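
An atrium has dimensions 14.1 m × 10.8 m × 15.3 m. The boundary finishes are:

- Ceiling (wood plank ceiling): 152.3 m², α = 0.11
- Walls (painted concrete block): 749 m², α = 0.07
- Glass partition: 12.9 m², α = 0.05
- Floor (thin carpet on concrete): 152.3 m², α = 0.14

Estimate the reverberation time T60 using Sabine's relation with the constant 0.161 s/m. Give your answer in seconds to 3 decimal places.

4.115 sec

Total absorption A = 152.3*0.11 + 749*0.07 + 12.9*0.05 + 152.3*0.14
  = 16.753 + 52.430 + 0.645 + 21.322 = 91.150 m² sabins.
Room volume: 2329.884 m³.
RT60 = 0.161 · V / A = 0.161 × 2329.884 / 91.150 = 4.115 s.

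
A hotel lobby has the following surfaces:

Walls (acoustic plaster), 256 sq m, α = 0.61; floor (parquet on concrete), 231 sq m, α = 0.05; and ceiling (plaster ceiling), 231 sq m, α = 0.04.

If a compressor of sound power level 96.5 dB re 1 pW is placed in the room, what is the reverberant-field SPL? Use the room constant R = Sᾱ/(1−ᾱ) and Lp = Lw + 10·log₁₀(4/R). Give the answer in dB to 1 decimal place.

A = 176.950 sabins; S = 718.0 sq m.
ᾱ = 0.2464, so room constant R = A/(1−ᾱ) = 234.806 sq m.
Lp = Lw + 10 log₁₀(4/R) = 96.5 -17.69 = 78.8 dB.

78.8 dB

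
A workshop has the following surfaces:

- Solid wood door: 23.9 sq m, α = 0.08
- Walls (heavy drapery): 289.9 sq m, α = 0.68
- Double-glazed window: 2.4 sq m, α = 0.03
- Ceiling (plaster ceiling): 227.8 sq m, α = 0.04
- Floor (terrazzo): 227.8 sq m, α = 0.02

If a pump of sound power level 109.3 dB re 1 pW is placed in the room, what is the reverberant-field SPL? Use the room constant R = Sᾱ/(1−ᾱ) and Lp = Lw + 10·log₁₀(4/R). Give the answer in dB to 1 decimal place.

90.6 dB

Σ(Sᵢαᵢ) = 23.9×0.08 + 289.9×0.68 + 2.4×0.03 + 227.8×0.04 + 227.8×0.02 = 212.784; total area S = 771.8 sq m.
ᾱ = 212.784/771.8 = 0.2757; R = Sᾱ/(1−ᾱ) = 212.784/(1−0.2757) = 293.779 sq m.
Lp = 109.3 + 10·log₁₀(4/293.779) = 109.3 + (-18.66) = 90.6 dB.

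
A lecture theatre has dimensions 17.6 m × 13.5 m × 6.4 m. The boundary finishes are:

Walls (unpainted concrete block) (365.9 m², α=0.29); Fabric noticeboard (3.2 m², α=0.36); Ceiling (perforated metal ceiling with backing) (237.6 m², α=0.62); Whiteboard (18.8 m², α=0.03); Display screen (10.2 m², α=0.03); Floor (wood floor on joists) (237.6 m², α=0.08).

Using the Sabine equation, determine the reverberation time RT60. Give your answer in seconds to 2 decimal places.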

__Assignment__.
Would you please return all lines from the listing above that contain "boundary"?

__Response__.
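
An atrium has dimensions 14.1 m × 10.8 m × 15.3 m. The boundary finishes are:
A lecture theatre has dimensions 17.6 m × 13.5 m × 6.4 m. The boundary finishes are: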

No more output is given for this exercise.